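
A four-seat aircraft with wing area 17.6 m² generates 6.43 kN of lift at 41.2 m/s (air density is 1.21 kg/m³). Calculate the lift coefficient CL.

From L = ½ρv²S·CL, rearranging gives CL = 2L/(ρv²S).
CL = 2 × 6430 / (1.21 × 41.2² × 17.6) = 0.356

CL = 0.356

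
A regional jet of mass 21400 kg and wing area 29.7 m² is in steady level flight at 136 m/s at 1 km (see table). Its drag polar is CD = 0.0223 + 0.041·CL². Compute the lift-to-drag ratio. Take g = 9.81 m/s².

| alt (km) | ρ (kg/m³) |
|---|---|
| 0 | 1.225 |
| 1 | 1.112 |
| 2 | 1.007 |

L/D = 16.5

At 1 km, from the table: ρ = 1.112 kg/m³.
Weight W = mg = 21400 × 9.81 = 2.0993×10^5 N; in level flight L = W.
Dynamic pressure q = 0.5 × 1.112 × 136² = 10280 Pa.
CL = W/(q·S) = 2.0993×10^5 / (10280 × 29.7) = 0.6873.
CD = 0.0223 + 0.041 × 0.6873² = 0.04167.
L/D = CL/CD = 0.6873 / 0.04167 = 16.5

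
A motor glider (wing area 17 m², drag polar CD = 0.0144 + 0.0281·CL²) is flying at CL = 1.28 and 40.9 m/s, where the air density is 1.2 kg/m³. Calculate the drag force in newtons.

D = 1030 N

CD = 0.0144 + 0.0281 × 1.28² = 0.06044
D = ½ρv²S·CD = ½ × 1.2 × 40.9² × 17 × 0.06044 = 1030 N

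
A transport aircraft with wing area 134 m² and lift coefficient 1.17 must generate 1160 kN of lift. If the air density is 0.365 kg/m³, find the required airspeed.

v = 201 m/s

L = ½ρv²S·CL ⇒ v = √(2L/(ρ·S·CL))
v = √(2 × 1.16×10^6 / (0.365 × 134 × 1.17)) = √40540 = 201 m/s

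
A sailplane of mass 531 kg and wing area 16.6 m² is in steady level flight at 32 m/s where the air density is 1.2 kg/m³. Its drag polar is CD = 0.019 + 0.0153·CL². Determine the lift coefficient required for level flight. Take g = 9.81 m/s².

Level flight ⇒ L = W = m·g = 531 × 9.81 = 5209.1 N.
Dynamic pressure q = 0.5 × 1.2 × 32² = 614.4 Pa.
CL = 2W/(ρv²S) = 2×5209.1/(1.2×32²×16.6) = 0.5107.

CL = 0.511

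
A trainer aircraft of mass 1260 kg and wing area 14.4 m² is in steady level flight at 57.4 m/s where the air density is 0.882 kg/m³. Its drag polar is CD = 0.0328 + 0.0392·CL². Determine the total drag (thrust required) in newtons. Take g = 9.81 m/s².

Weight W = mg = 1260 × 9.81 = 12361 N; in level flight L = W.
q = ½ρv² = ½ × 0.882 × 57.4² = 1453 Pa.
Required CL = L/(qS) = 12361/(1453·14.4) = 0.5908.
CD = 0.0328 + 0.0392 × 0.5908² = 0.04648.
D = q·S·CD = 1453 × 14.4 × 0.04648 = 972.5 N

D = 973 N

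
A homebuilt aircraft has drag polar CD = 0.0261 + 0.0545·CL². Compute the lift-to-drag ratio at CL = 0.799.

CD = 0.0261 + 0.0545 × 0.799² = 0.06089
L/D = CL/CD = 0.799 / 0.06089 = 13.1

L/D = 13.1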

◆ **Exercise requirements**
Copy out each line of the records character for character.

◆ **Result**
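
A four-seat aircraft with wing area 17.6 m² generates 6.43 kN of lift at 41.2 m/s (air density is 1.21 kg/m³). Calculate the lift coefficient CL.

From L = ½ρv²S·CL, rearranging gives CL = 2L/(ρv²S).
CL = 2 × 6430 / (1.21 × 41.2² × 17.6) = 0.356

CL = 0.356

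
A regional jet of mass 21400 kg and wing area 29.7 m² is in steady level flight at 136 m/s at 1 km (see table). Its drag polar is CD = 0.0223 + 0.041·CL². Compute the lift-to-drag ratio. Take g = 9.81 m/s².

| alt (km) | ρ (kg/m³) |
|---|---|
| 0 | 1.225 |
| 1 | 1.112 |
| 2 | 1.007 |

L/D = 16.5

At 1 km, from the table: ρ = 1.112 kg/m³.
Weight W = mg = 21400 × 9.81 = 2.0993×10^5 N; in level flight L = W.
Dynamic pressure q = 0.5 × 1.112 × 136² = 10280 Pa.
CL = W/(q·S) = 2.0993×10^5 / (10280 × 29.7) = 0.6873.
CD = 0.0223 + 0.041 × 0.6873² = 0.04167.
L/D = CL/CD = 0.6873 / 0.04167 = 16.5

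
A motor glider (wing area 17 m², drag polar CD = 0.0144 + 0.0281·CL²) is flying at CL = 1.28 and 40.9 m/s, where the air density is 1.2 kg/m³. Calculate the drag force in newtons.

D = 1030 N

CD = 0.0144 + 0.0281 × 1.28² = 0.06044
D = ½ρv²S·CD = ½ × 1.2 × 40.9² × 17 × 0.06044 = 1030 N

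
A transport aircraft with wing area 134 m² and lift coefficient 1.17 must generate 1160 kN of lift. If the air density is 0.365 kg/m³, find the required airspeed.

v = 201 m/s

L = ½ρv²S·CL ⇒ v = √(2L/(ρ·S·CL))
v = √(2 × 1.16×10^6 / (0.365 × 134 × 1.17)) = √40540 = 201 m/s

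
A sailplane of mass 531 kg and wing area 16.6 m² is in steady level flight at 32 m/s where the air density is 1.2 kg/m³. Its drag polar is CD = 0.019 + 0.0153·CL². Determine the lift coefficient required for level flight. Take g = 9.81 m/s².

Level flight ⇒ L = W = m·g = 531 × 9.81 = 5209.1 N.
Dynamic pressure q = 0.5 × 1.2 × 32² = 614.4 Pa.
CL = 2W/(ρv²S) = 2×5209.1/(1.2×32²×16.6) = 0.5107.

CL = 0.511

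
A trainer aircraft of mass 1260 kg and wing area 14.4 m² is in steady level flight at 57.4 m/s where the air density is 0.882 kg/m³. Its drag polar is CD = 0.0328 + 0.0392·CL². Determine the total drag (thrust required) in newtons. Take g = 9.81 m/s².

Weight W = mg = 1260 × 9.81 = 12361 N; in level flight L = W.
q = ½ρv² = ½ × 0.882 × 57.4² = 1453 Pa.
Required CL = L/(qS) = 12361/(1453·14.4) = 0.5908.
CD = 0.0328 + 0.0392 × 0.5908² = 0.04648.
D = q·S·CD = 1453 × 14.4 × 0.04648 = 972.5 N

D = 973 N

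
A homebuilt aircraft has drag polar CD = 0.0261 + 0.0545·CL². Compute the lift-to-drag ratio at CL = 0.799.

CD = 0.0261 + 0.0545 × 0.799² = 0.06089
L/D = CL/CD = 0.799 / 0.06089 = 13.1

L/D = 13.1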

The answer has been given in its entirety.